◆ WHAT THE TASK REQUIRES
The data are to be restated in full, exactly as presented.

Start of TASK INPUT

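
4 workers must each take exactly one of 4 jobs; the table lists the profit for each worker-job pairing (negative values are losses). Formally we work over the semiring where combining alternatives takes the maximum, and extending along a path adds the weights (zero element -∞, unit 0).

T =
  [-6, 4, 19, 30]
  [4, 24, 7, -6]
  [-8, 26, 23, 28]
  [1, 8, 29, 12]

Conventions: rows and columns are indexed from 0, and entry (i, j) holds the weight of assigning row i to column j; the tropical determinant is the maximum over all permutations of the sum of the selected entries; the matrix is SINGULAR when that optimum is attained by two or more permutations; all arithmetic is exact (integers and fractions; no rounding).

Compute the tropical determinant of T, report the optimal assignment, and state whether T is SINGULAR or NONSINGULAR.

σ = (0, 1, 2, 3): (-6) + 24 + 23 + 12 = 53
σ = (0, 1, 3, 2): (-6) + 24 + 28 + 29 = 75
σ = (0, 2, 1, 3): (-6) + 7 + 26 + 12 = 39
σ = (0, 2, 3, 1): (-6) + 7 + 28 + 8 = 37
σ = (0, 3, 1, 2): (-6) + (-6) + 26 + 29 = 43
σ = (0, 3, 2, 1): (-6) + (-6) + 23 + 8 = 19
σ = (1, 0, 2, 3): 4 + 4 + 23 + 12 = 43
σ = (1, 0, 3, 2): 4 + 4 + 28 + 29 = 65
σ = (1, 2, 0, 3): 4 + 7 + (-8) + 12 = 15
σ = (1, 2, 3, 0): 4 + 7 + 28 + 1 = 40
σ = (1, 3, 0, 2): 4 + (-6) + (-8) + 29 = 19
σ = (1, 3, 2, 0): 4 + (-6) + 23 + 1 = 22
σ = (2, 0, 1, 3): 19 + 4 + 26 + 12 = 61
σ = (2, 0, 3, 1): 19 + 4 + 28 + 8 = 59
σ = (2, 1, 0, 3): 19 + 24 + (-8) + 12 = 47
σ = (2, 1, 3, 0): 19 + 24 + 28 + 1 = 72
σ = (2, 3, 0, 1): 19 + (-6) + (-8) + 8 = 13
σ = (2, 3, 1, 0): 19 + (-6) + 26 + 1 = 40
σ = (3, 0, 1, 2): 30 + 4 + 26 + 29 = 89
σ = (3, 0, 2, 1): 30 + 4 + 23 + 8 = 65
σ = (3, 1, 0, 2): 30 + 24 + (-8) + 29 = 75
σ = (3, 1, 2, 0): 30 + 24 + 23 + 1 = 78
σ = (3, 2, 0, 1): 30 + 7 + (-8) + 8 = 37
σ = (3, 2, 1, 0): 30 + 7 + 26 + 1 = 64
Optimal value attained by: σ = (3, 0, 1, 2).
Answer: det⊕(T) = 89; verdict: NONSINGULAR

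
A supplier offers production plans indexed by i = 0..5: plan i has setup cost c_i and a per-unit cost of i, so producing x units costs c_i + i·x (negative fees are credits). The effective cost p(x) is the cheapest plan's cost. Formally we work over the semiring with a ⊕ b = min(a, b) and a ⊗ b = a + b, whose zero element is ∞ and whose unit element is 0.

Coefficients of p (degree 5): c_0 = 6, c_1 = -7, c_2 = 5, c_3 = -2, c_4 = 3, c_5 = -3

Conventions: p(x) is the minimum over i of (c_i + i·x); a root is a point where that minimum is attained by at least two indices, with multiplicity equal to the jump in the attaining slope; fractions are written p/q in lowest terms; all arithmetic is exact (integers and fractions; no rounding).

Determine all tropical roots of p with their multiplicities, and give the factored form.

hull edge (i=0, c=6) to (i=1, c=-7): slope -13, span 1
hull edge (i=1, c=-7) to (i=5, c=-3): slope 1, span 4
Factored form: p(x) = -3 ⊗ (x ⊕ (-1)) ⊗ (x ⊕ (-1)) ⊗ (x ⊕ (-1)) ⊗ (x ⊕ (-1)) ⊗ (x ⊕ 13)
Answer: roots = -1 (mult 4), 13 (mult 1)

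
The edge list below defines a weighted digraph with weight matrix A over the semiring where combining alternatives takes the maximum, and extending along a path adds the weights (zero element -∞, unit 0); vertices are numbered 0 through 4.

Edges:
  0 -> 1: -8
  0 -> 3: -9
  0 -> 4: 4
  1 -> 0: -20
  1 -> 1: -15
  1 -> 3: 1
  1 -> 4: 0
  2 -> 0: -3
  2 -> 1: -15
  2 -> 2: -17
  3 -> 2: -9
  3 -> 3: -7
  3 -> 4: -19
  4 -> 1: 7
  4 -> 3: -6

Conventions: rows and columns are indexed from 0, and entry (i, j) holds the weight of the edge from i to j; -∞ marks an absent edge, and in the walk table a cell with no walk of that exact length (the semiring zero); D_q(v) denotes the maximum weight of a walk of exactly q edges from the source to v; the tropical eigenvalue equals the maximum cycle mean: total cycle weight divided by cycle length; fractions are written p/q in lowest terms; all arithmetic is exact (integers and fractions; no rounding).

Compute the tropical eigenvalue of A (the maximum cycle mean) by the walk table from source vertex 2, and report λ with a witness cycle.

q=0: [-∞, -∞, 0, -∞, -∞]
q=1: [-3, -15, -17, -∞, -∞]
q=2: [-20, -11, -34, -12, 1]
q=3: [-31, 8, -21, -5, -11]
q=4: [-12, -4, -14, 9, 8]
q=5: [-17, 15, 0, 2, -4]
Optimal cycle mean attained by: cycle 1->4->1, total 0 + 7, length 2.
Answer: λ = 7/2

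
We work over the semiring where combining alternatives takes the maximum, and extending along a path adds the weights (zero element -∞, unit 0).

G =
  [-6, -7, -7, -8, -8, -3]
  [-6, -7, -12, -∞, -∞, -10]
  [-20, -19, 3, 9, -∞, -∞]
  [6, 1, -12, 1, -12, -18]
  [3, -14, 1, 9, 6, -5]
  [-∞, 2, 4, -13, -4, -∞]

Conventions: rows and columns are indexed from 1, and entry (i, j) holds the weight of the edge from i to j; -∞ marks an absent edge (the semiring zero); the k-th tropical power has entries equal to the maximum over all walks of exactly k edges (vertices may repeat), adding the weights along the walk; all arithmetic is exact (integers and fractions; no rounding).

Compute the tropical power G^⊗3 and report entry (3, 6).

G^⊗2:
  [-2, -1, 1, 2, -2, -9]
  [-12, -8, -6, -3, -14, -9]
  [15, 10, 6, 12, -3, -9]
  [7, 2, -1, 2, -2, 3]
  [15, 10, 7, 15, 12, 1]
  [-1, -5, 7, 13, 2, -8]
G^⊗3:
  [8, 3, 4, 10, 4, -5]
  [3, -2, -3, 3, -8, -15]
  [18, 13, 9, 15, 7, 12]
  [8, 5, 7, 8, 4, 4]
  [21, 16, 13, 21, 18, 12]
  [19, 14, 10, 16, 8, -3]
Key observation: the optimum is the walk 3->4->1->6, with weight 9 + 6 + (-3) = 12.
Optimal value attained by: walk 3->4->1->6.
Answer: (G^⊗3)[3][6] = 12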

End of TASK INPUT

◆ ANSWER BOX
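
4 workers must each take exactly one of 4 jobs; the table lists the profit for each worker-job pairing (negative values are losses). Formally we work over the semiring where combining alternatives takes the maximum, and extending along a path adds the weights (zero element -∞, unit 0).

T =
  [-6, 4, 19, 30]
  [4, 24, 7, -6]
  [-8, 26, 23, 28]
  [1, 8, 29, 12]

Conventions: rows and columns are indexed from 0, and entry (i, j) holds the weight of assigning row i to column j; the tropical determinant is the maximum over all permutations of the sum of the selected entries; the matrix is SINGULAR when that optimum is attained by two or more permutations; all arithmetic is exact (integers and fractions; no rounding).

Compute the tropical determinant of T, report the optimal assignment, and state whether T is SINGULAR or NONSINGULAR.

σ = (0, 1, 2, 3): (-6) + 24 + 23 + 12 = 53
σ = (0, 1, 3, 2): (-6) + 24 + 28 + 29 = 75
σ = (0, 2, 1, 3): (-6) + 7 + 26 + 12 = 39
σ = (0, 2, 3, 1): (-6) + 7 + 28 + 8 = 37
σ = (0, 3, 1, 2): (-6) + (-6) + 26 + 29 = 43
σ = (0, 3, 2, 1): (-6) + (-6) + 23 + 8 = 19
σ = (1, 0, 2, 3): 4 + 4 + 23 + 12 = 43
σ = (1, 0, 3, 2): 4 + 4 + 28 + 29 = 65
σ = (1, 2, 0, 3): 4 + 7 + (-8) + 12 = 15
σ = (1, 2, 3, 0): 4 + 7 + 28 + 1 = 40
σ = (1, 3, 0, 2): 4 + (-6) + (-8) + 29 = 19
σ = (1, 3, 2, 0): 4 + (-6) + 23 + 1 = 22
σ = (2, 0, 1, 3): 19 + 4 + 26 + 12 = 61
σ = (2, 0, 3, 1): 19 + 4 + 28 + 8 = 59
σ = (2, 1, 0, 3): 19 + 24 + (-8) + 12 = 47
σ = (2, 1, 3, 0): 19 + 24 + 28 + 1 = 72
σ = (2, 3, 0, 1): 19 + (-6) + (-8) + 8 = 13
σ = (2, 3, 1, 0): 19 + (-6) + 26 + 1 = 40
σ = (3, 0, 1, 2): 30 + 4 + 26 + 29 = 89
σ = (3, 0, 2, 1): 30 + 4 + 23 + 8 = 65
σ = (3, 1, 0, 2): 30 + 24 + (-8) + 29 = 75
σ = (3, 1, 2, 0): 30 + 24 + 23 + 1 = 78
σ = (3, 2, 0, 1): 30 + 7 + (-8) + 8 = 37
σ = (3, 2, 1, 0): 30 + 7 + 26 + 1 = 64
Optimal value attained by: σ = (3, 0, 1, 2).
Answer: det⊕(T) = 89; verdict: NONSINGULAR

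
A supplier offers production plans indexed by i = 0..5: plan i has setup cost c_i and a per-unit cost of i, so producing x units costs c_i + i·x (negative fees are credits). The effective cost p(x) is the cheapest plan's cost. Formally we work over the semiring with a ⊕ b = min(a, b) and a ⊗ b = a + b, whose zero element is ∞ and whose unit element is 0.

Coefficients of p (degree 5): c_0 = 6, c_1 = -7, c_2 = 5, c_3 = -2, c_4 = 3, c_5 = -3

Conventions: p(x) is the minimum over i of (c_i + i·x); a root is a point where that minimum is attained by at least two indices, with multiplicity equal to the jump in the attaining slope; fractions are written p/q in lowest terms; all arithmetic is exact (integers and fractions; no rounding).

Determine all tropical roots of p with their multiplicities, and give the factored form.

hull edge (i=0, c=6) to (i=1, c=-7): slope -13, span 1
hull edge (i=1, c=-7) to (i=5, c=-3): slope 1, span 4
Factored form: p(x) = -3 ⊗ (x ⊕ (-1)) ⊗ (x ⊕ (-1)) ⊗ (x ⊕ (-1)) ⊗ (x ⊕ (-1)) ⊗ (x ⊕ 13)
Answer: roots = -1 (mult 4), 13 (mult 1)

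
The edge list below defines a weighted digraph with weight matrix A over the semiring where combining alternatives takes the maximum, and extending along a path adds the weights (zero element -∞, unit 0); vertices are numbered 0 through 4.

Edges:
  0 -> 1: -8
  0 -> 3: -9
  0 -> 4: 4
  1 -> 0: -20
  1 -> 1: -15
  1 -> 3: 1
  1 -> 4: 0
  2 -> 0: -3
  2 -> 1: -15
  2 -> 2: -17
  3 -> 2: -9
  3 -> 3: -7
  3 -> 4: -19
  4 -> 1: 7
  4 -> 3: -6

Conventions: rows and columns are indexed from 0, and entry (i, j) holds the weight of the edge from i to j; -∞ marks an absent edge, and in the walk table a cell with no walk of that exact length (the semiring zero); D_q(v) denotes the maximum weight of a walk of exactly q edges from the source to v; the tropical eigenvalue equals the maximum cycle mean: total cycle weight divided by cycle length; fractions are written p/q in lowest terms; all arithmetic is exact (integers and fractions; no rounding).

Compute the tropical eigenvalue of A (the maximum cycle mean) by the walk table from source vertex 2, and report λ with a witness cycle.

q=0: [-∞, -∞, 0, -∞, -∞]
q=1: [-3, -15, -17, -∞, -∞]
q=2: [-20, -11, -34, -12, 1]
q=3: [-31, 8, -21, -5, -11]
q=4: [-12, -4, -14, 9, 8]
q=5: [-17, 15, 0, 2, -4]
Optimal cycle mean attained by: cycle 1->4->1, total 0 + 7, length 2.
Answer: λ = 7/2

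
We work over the semiring where combining alternatives takes the maximum, and extending along a path adds the weights (zero element -∞, unit 0).

G =
  [-6, -7, -7, -8, -8, -3]
  [-6, -7, -12, -∞, -∞, -10]
  [-20, -19, 3, 9, -∞, -∞]
  [6, 1, -12, 1, -12, -18]
  [3, -14, 1, 9, 6, -5]
  [-∞, 2, 4, -13, -4, -∞]

Conventions: rows and columns are indexed from 1, and entry (i, j) holds the weight of the edge from i to j; -∞ marks an absent edge (the semiring zero); the k-th tropical power has entries equal to the maximum over all walks of exactly k edges (vertices may repeat), adding the weights along the walk; all arithmetic is exact (integers and fractions; no rounding).

Compute the tropical power G^⊗3 and report entry (3, 6).

G^⊗2:
  [-2, -1, 1, 2, -2, -9]
  [-12, -8, -6, -3, -14, -9]
  [15, 10, 6, 12, -3, -9]
  [7, 2, -1, 2, -2, 3]
  [15, 10, 7, 15, 12, 1]
  [-1, -5, 7, 13, 2, -8]
G^⊗3:
  [8, 3, 4, 10, 4, -5]
  [3, -2, -3, 3, -8, -15]
  [18, 13, 9, 15, 7, 12]
  [8, 5, 7, 8, 4, 4]
  [21, 16, 13, 21, 18, 12]
  [19, 14, 10, 16, 8, -3]
Key observation: the optimum is the walk 3->4->1->6, with weight 9 + 6 + (-3) = 12.
Optimal value attained by: walk 3->4->1->6.
Answer: (G^⊗3)[3][6] = 12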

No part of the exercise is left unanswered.